[Start of Attachment]

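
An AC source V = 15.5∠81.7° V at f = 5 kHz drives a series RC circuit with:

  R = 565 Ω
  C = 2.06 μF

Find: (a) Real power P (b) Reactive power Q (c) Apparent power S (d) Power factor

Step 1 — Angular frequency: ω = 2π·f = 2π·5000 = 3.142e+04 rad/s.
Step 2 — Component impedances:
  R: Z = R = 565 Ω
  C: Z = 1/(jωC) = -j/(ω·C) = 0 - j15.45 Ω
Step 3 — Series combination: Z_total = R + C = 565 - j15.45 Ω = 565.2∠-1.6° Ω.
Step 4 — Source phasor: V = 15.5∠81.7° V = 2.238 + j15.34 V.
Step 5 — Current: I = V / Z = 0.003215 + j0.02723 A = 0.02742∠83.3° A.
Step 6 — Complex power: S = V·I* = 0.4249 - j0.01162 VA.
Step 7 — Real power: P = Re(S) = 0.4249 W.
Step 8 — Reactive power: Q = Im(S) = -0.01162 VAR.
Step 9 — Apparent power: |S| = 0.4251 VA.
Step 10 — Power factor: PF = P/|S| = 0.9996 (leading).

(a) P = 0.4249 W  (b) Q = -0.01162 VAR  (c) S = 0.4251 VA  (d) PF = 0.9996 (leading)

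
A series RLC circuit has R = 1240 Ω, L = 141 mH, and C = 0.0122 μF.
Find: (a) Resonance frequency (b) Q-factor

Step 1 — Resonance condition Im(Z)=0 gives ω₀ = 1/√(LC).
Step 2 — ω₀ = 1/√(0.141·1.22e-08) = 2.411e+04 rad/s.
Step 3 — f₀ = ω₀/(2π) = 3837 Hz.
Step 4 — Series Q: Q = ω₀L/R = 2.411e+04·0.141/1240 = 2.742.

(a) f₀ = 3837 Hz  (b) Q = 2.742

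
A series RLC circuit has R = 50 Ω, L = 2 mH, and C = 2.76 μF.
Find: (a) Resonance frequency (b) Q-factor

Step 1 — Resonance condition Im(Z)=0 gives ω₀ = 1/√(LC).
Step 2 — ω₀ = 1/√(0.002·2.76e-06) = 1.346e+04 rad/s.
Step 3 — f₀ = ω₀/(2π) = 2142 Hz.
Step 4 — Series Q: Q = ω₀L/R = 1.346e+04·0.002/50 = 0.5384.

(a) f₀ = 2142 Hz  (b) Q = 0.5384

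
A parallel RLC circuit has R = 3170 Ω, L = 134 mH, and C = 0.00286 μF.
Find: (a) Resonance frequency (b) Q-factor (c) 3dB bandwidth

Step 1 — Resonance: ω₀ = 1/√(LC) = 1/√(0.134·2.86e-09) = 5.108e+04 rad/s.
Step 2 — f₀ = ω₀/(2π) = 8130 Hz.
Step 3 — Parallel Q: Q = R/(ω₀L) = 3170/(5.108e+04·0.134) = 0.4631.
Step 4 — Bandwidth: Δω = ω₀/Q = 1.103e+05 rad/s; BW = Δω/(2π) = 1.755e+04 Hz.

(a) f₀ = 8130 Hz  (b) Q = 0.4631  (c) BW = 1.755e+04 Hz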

[End of Attachment]
[Start of Attachment]

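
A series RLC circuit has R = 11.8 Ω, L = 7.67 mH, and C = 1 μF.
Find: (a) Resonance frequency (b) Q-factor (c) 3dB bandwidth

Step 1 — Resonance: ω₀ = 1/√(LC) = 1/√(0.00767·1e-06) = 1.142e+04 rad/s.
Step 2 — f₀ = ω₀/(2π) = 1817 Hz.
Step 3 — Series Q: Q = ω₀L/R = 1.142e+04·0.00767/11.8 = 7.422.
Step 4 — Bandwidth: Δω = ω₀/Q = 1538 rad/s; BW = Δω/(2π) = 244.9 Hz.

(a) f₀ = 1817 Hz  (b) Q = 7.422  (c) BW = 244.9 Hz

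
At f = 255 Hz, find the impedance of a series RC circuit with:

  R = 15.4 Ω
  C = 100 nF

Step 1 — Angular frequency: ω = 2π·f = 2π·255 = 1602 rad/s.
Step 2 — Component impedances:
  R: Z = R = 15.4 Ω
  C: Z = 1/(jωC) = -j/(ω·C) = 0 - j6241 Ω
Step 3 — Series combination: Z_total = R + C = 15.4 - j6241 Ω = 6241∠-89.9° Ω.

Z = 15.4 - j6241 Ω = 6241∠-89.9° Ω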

[End of Attachment]
[Start of Attachment]

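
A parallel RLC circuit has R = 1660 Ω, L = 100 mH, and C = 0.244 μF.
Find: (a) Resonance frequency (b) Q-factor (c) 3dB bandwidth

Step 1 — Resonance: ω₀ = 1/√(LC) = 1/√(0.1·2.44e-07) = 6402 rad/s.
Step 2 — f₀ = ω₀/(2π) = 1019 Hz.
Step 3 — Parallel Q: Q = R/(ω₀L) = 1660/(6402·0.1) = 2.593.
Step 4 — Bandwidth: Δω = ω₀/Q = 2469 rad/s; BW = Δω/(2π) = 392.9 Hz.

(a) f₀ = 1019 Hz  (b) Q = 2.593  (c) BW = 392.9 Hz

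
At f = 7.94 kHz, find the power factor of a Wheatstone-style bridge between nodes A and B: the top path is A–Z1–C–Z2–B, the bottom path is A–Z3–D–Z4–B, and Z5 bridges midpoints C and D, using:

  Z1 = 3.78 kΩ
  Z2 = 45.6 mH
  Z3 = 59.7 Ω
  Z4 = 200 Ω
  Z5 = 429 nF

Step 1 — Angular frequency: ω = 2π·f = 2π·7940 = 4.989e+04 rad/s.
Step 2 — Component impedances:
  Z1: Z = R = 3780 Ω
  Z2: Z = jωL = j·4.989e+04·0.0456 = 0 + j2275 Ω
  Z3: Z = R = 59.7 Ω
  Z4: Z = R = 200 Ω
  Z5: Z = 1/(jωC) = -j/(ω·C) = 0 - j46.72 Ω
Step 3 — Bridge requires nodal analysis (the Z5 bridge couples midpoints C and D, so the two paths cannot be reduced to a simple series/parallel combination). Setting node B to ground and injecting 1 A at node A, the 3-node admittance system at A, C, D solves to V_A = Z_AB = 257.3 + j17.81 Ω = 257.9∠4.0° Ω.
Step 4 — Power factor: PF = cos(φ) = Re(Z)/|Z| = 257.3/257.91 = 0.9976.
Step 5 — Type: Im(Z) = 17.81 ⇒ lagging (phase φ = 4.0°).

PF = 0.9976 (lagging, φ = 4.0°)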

[End of Attachment]

TASK OBJECTIVE: Lines containing the word "with": copy each of them from the material.

SOLUTION TO THE PROBLEM:
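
An AC source V = 15.5∠81.7° V at f = 5 kHz drives a series RC circuit with:
At f = 255 Hz, find the impedance of a series RC circuit with: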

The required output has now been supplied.